* _What you have to do_: Some entries follow. Reproduce exactly the lines starting at the one with "4.391 moles dissolved" and stopping after the one with "2.793 moles of".

--- START ---

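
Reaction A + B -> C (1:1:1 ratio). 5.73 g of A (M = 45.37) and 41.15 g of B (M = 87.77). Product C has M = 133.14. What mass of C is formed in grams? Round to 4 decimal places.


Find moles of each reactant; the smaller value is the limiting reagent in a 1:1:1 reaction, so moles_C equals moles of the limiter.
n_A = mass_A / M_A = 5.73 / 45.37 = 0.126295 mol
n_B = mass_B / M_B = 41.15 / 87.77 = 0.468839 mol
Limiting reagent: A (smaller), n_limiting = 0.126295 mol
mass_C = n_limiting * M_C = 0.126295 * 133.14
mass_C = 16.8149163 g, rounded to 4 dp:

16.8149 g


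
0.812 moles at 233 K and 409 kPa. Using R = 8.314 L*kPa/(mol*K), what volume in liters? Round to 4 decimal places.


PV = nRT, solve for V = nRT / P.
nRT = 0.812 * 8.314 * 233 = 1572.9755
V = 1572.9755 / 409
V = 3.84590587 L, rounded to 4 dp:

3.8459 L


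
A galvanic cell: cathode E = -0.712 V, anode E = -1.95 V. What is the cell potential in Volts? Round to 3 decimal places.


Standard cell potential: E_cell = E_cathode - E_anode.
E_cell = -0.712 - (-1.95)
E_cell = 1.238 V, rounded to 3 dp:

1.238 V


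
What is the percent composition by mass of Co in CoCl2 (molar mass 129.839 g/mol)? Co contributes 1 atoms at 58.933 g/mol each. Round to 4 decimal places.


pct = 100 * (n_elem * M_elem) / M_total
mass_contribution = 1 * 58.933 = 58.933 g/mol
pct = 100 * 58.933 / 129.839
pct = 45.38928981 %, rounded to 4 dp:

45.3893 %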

--- END ---
--- START ---

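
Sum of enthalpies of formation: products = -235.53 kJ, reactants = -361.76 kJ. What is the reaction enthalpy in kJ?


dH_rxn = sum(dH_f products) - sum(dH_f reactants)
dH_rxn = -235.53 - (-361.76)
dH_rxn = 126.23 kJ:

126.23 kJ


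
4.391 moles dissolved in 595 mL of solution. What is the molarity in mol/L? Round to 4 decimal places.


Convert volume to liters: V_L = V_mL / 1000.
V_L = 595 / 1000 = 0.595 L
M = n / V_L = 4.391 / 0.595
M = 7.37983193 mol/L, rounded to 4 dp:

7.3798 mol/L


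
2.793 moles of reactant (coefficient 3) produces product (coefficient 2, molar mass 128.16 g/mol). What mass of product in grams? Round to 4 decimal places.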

--- END ---
--- START ---

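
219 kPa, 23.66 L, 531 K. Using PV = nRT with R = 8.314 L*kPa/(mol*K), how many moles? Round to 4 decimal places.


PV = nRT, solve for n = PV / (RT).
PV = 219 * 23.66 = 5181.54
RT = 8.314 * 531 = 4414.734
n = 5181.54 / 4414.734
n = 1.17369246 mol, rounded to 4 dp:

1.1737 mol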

--- END ---

* _Solution to this exercise_:
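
4.391 moles dissolved in 595 mL of solution. What is the molarity in mol/L? Round to 4 decimal places.


Convert volume to liters: V_L = V_mL / 1000.
V_L = 595 / 1000 = 0.595 L
M = n / V_L = 4.391 / 0.595
M = 7.37983193 mol/L, rounded to 4 dp:

7.3798 mol/L


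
2.793 moles of reactant (coefficient 3) produces product (coefficient 2, molar mass 128.16 g/mol). What mass of product in grams? Round to 4 decimal places.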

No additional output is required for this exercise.